# RECORD EXCERPTS
⁂

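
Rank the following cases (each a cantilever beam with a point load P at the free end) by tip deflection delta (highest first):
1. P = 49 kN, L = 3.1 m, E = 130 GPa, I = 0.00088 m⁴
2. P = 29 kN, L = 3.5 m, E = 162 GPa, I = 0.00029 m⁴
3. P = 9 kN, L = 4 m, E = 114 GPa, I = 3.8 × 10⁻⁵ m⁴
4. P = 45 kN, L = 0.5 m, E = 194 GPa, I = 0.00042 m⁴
Model: a cantilever beam with a point load P at the free end, so delta = (P·L^3) / (3·E·I) (SI units).
  Case 1: delta = (49000 × 3.1^3) / (3 × (1.3 × 10¹¹) × 0.00088) = 0.004253 m = 4.253 mm
  Case 2: delta = (29000 × 3.5^3) / (3 × (1.62 × 10¹¹) × 0.00029) = 0.008822 m = 8.822 mm
  Case 3: delta = (9000 × 4^3) / (3 × (1.14 × 10¹¹) × (3.8 × 10⁻⁵)) = 0.04432 m = 44.32 mm
  Case 4: delta = (45000 × 0.5^3) / (3 × (1.94 × 10¹¹) × 0.00042) = 2.301 × 10⁻⁵ m = 0.02301 mm
Ordering: 44.32 mm (case 3) > 8.822 mm (case 2) > 4.253 mm (case 1) > 0.02301 mm (case 4)
Final answer: 3, 2, 1, 4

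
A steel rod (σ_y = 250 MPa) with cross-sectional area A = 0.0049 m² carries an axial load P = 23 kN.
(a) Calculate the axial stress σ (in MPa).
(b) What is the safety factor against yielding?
(a) Axial stress σ = P/A. Convert P = 23 kN = 23000 N.
  σ = 23000 / 0.0049 = 4.694 × 10⁶ Pa = 4.694 MPa
(b) Safety factor SF = σ_y/σ = 250 / 4.694 = 53.26
Final answer: (a) σ = 4.694 MPa, (b) SF = 53.26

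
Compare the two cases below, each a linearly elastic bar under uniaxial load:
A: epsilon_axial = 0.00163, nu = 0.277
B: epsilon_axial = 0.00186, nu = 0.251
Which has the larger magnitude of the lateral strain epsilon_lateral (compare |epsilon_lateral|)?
Model: a linearly elastic bar under uniaxial load, so epsilon_lateral = -nu·epsilon_axial (SI units).
  A: epsilon_lateral = -(0.277 × 0.00163) = -0.0004515
  B: epsilon_lateral = -(0.251 × 0.00186) = -0.0004669
|epsilon_lateral|: A = 0.0004515, B = 0.0004669, so B is larger in magnitude.
Final answer: B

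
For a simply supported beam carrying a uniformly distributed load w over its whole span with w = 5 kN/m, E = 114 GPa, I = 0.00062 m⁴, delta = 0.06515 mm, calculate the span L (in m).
Model: a simply supported beam carrying a uniformly distributed load w over its whole span, so delta = (5·w·L^4) / (384·E·I).
Solve for L: L = ((384·delta·E·I) / (5·w))^(1/4).
Convert to SI units:
  w = 5 kN/m = 5000 N/m
  E = 114 GPa = 1.14 × 10¹¹ Pa
  delta = 0.06515 mm = 6.515 × 10⁻⁵ m
Substitute:
  L = ((384 × (6.515 × 10⁻⁵) × (1.14 × 10¹¹) × 0.00062) / (5 × 5000))^(1/4)
  L = 2.9 m
Final answer: L = 2.9 m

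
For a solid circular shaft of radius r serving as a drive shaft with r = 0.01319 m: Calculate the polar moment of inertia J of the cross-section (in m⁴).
Model: a solid circular shaft of radius r, so J = (π·r^4) / 2.
Substitute:
  J = (π × 0.01319^4) / 2
  J = 4.754 × 10⁻⁸ m⁴
Final answer: J = 4.754 × 10⁻⁸ m⁴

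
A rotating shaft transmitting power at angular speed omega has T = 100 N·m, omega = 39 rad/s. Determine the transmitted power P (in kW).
Model: a rotating shaft transmitting power at angular speed omega, so P = T·omega.
Substitute:
  P = 100 × 39
  P = 3900 W
Convert: P = 3900 W = 3.9 kW
Final answer: P = 3.9 kW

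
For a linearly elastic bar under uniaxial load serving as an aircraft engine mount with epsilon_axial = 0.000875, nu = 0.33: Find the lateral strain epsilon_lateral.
Model: a linearly elastic bar under uniaxial load, so epsilon_lateral = -nu·epsilon_axial.
Substitute:
  epsilon_lateral = -(0.33 × 0.000875)
  epsilon_lateral = -0.0002887
Final answer: epsilon_lateral = -0.0002887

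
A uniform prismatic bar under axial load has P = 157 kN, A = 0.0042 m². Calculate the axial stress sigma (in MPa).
Model: a uniform prismatic bar under axial load, so sigma = P / A.
Convert to SI units:
  P = 157 kN = 157000 N
Substitute:
  sigma = 157000 / 0.0042
  sigma = 3.738 × 10⁷ Pa
Convert: sigma = 3.738 × 10⁷ Pa = 37.38 MPa
Final answer: sigma = 37.38 MPa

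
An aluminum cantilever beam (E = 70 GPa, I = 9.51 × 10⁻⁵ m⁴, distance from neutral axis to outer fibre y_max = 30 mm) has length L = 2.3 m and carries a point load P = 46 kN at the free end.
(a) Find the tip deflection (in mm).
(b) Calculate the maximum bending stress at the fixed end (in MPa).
(a) Tip deflection of a cantilever with an end point load: δ = P·L^3 / (3·E·I). Convert P = 46 kN = 46000 N, E = 70 GPa = 7 × 10¹⁰ Pa.
  δ = (46000 × 2.3^3) / (3 × (7 × 10¹⁰) × (9.51 × 10⁻⁵)) = 0.02802 m = 28.02 mm
(b) Maximum bending moment at the fixed end: M = P·L = 46000 × 2.3 = 105800 N·m. Convert y_max = 30 mm = 0.03 m.
  σ = M·y_max / I = (105800 × 0.03) / (9.51 × 10⁻⁵) = 3.338 × 10⁷ Pa = 33.38 MPa
Final answer: (a) δ = 28.02 mm, (b) σ = 33.38 MPa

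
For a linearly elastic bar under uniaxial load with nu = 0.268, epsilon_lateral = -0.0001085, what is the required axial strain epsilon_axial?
Model: a linearly elastic bar under uniaxial load, so epsilon_lateral = -nu·epsilon_axial.
Solve for epsilon_axial: epsilon_axial = -epsilon_lateral / nu.
Substitute:
  epsilon_axial = -(-0.0001085) / 0.268
  epsilon_axial = 0.0004049
Final answer: epsilon_axial = 0.0004049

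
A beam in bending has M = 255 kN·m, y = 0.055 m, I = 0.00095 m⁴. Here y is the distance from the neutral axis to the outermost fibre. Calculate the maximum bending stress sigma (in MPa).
Model: a beam in bending, so sigma = (M·y) / I.
Convert to SI units:
  M = 255 kN·m = 255000 N·m
Substitute:
  sigma = (255000 × 0.055) / 0.00095
  sigma = 1.476 × 10⁷ Pa
Convert: sigma = 1.476 × 10⁷ Pa = 14.76 MPa
Final answer: sigma = 14.76 MPa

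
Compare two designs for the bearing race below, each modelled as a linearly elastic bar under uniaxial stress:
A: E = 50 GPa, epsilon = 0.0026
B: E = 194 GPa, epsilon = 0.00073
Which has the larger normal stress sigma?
Model: a linearly elastic bar under uniaxial stress, so sigma = E·epsilon (SI units).
  A: sigma = (5 × 10¹⁰) × 0.0026 = 1.3 × 10⁸ Pa = 130 MPa
  B: sigma = (1.94 × 10¹¹) × 0.00073 = 1.416 × 10⁸ Pa = 141.6 MPa
141.6 MPa > 130 MPa, so B is larger.
Final answer: B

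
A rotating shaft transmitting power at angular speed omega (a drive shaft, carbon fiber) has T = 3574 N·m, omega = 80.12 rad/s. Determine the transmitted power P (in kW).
Model: a rotating shaft transmitting power at angular speed omega, so P = T·omega.
Substitute:
  P = 3574 × 80.12
  P = 286300 W
Convert: P = 286300 W = 286.3 kW
Final answer: P = 286.3 kW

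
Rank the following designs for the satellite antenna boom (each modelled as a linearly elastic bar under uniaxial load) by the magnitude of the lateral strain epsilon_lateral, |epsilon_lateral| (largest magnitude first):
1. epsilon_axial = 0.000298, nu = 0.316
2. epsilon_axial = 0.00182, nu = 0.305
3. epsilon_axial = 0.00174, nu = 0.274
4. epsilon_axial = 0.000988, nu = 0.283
Model: a linearly elastic bar under uniaxial load, so epsilon_lateral = -nu·epsilon_axial (SI units).
  Case 1: epsilon_lateral = -(0.316 × 0.000298) = -9.417 × 10⁻⁵
  Case 2: epsilon_lateral = -(0.305 × 0.00182) = -0.0005551
  Case 3: epsilon_lateral = -(0.274 × 0.00174) = -0.0004768
  Case 4: epsilon_lateral = -(0.283 × 0.000988) = -0.0002796
Ordering by |epsilon_lateral|: 0.0005551 (case 2) > 0.0004768 (case 3) > 0.0002796 (case 4) > 9.417 × 10⁻⁵ (case 1)
Final answer: 2, 3, 4, 1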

⁂

Of the entries above, repeat exactly the lines from the line with "1. epsilon_axial = 0.000298, nu = 0.316" through the line with "3. epsilon_axial = 0.00174, nu = 0.274", both of them included.

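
1. epsilon_axial = 0.000298, nu = 0.316
2. epsilon_axial = 0.00182, nu = 0.305
3. epsilon_axial = 0.00174, nu = 0.274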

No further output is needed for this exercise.